* [Description of the task]:
Sort through the entries below and pull out lines containing the word "apart".

Start of Given information

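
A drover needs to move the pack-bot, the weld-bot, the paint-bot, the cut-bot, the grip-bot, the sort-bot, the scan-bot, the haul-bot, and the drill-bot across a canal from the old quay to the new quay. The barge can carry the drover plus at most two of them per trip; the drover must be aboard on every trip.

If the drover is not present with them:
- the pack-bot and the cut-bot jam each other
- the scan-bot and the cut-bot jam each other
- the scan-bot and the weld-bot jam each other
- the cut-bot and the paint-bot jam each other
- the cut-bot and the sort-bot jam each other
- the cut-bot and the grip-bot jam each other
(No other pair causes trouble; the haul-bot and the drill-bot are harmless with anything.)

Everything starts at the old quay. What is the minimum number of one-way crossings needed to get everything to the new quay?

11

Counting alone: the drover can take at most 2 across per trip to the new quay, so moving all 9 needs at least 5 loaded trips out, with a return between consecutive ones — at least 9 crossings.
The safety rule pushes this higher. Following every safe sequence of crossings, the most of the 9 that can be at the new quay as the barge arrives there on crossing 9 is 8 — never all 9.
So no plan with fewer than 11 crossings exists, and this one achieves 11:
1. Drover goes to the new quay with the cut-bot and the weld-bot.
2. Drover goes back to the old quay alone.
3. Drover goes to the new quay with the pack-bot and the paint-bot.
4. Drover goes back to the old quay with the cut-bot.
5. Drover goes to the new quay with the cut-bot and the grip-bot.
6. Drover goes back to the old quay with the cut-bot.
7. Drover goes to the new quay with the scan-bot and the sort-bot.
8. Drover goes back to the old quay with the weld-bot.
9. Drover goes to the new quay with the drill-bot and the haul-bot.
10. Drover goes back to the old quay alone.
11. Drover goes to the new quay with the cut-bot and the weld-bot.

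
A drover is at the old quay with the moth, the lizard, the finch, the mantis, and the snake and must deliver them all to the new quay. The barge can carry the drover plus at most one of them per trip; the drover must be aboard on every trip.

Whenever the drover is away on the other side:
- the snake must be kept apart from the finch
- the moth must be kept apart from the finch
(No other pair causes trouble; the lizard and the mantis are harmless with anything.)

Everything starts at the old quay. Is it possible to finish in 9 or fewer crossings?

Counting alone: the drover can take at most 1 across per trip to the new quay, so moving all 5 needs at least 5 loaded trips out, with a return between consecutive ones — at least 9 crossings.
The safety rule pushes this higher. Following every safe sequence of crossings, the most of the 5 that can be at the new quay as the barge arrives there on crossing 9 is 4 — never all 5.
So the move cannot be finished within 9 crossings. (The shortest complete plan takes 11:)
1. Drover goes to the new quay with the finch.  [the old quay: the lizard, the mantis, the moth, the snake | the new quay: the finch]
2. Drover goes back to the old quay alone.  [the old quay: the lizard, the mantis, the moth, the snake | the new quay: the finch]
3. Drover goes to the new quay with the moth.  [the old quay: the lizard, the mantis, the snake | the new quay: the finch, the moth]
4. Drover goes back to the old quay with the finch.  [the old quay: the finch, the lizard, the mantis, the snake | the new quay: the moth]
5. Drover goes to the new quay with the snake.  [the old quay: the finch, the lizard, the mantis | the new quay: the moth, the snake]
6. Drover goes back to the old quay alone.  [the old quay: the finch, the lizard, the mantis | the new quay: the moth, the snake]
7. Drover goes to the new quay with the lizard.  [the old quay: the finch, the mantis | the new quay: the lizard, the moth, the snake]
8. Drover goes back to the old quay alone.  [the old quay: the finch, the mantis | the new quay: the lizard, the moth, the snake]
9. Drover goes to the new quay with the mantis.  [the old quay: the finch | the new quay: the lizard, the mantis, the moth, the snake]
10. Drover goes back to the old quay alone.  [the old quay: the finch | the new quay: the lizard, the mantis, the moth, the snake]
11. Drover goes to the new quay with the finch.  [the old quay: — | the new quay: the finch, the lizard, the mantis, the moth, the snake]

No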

End of Given information
Start of Given information

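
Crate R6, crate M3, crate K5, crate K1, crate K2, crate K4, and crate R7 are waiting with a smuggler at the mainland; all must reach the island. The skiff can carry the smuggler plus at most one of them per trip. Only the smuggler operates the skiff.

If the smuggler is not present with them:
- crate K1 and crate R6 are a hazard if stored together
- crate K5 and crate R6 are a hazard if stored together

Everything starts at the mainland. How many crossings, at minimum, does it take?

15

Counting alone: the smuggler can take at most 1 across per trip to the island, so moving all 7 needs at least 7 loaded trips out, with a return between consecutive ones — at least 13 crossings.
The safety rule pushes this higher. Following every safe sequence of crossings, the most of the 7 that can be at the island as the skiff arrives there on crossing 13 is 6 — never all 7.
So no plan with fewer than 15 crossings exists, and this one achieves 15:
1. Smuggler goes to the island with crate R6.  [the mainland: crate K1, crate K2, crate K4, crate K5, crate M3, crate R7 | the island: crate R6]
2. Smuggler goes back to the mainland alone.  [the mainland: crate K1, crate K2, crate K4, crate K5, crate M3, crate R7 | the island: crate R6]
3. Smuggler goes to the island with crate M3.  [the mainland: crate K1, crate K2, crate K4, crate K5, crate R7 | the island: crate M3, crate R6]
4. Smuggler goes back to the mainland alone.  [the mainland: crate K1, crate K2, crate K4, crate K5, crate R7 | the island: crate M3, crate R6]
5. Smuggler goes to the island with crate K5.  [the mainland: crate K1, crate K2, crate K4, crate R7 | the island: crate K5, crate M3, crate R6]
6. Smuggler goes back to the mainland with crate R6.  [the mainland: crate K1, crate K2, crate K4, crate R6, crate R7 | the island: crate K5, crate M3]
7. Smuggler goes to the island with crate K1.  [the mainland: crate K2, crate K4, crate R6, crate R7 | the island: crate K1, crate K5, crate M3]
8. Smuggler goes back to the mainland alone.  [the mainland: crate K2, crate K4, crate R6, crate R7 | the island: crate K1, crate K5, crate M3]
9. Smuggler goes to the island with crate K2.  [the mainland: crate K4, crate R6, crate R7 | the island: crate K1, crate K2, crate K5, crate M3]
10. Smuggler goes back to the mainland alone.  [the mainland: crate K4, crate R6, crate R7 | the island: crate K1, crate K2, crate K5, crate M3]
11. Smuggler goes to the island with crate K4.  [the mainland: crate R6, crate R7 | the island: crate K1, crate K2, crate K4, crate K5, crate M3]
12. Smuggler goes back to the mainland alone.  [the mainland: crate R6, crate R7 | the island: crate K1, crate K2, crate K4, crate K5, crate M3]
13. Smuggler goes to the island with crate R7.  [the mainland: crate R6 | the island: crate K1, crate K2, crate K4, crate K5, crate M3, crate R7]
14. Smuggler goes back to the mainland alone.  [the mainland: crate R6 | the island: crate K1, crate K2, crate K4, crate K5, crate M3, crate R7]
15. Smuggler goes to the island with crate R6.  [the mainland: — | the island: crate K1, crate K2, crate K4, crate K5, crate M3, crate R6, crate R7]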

End of Given information
Start of Given information

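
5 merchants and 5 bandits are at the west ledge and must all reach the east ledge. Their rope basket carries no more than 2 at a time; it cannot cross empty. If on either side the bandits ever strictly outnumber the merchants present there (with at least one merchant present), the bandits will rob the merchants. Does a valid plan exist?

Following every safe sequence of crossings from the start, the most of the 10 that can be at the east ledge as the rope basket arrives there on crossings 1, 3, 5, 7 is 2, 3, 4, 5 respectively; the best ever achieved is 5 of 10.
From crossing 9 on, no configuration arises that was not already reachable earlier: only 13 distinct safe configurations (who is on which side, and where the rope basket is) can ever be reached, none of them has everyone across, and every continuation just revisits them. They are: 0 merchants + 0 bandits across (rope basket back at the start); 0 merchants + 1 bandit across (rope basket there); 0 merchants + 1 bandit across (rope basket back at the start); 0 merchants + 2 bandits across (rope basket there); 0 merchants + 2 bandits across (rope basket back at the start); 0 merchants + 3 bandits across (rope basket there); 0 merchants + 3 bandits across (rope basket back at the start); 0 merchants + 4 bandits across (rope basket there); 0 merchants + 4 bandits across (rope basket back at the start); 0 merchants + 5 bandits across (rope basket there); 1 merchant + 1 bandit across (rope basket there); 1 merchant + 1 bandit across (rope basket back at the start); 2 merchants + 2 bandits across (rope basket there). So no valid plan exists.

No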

End of Given information

* [Response to the task]:
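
- the snake must be kept apart from the finch
- the moth must be kept apart from the finch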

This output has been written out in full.